Stored records

[Start of section]

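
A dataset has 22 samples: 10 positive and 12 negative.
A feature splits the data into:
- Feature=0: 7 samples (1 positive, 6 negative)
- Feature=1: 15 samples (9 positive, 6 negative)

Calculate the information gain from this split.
0.1438 bits

Information Gain = H(Y) - H(Y|Feature)

Before split:
P(positive) = 10/22 = 0.4545
H(Y) = 0.9940 bits

After split:
Feature=0: H = 0.5917 bits (weight = 7/22)
Feature=1: H = 0.9710 bits (weight = 15/22)
H(Y|Feature) = (7/22)×0.5917 + (15/22)×0.9710 = 0.8503 bits

Information Gain = 0.9940 - 0.8503 = 0.1438 bits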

[End of section]

WHAT TO PRODUCE -> All entries given above should be transcribed exactly, with none omitted.

ANSWER SPACE ->
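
A dataset has 22 samples: 10 positive and 12 negative.
A feature splits the data into:
- Feature=0: 7 samples (1 positive, 6 negative)
- Feature=1: 15 samples (9 positive, 6 negative)

Calculate the information gain from this split.
0.1438 bits

Information Gain = H(Y) - H(Y|Feature)

Before split:
P(positive) = 10/22 = 0.4545
H(Y) = 0.9940 bits

After split:
Feature=0: H = 0.5917 bits (weight = 7/22)
Feature=1: H = 0.9710 bits (weight = 15/22)
H(Y|Feature) = (7/22)×0.5917 + (15/22)×0.9710 = 0.8503 bits

Information Gain = 0.9940 - 0.8503 = 0.1438 bits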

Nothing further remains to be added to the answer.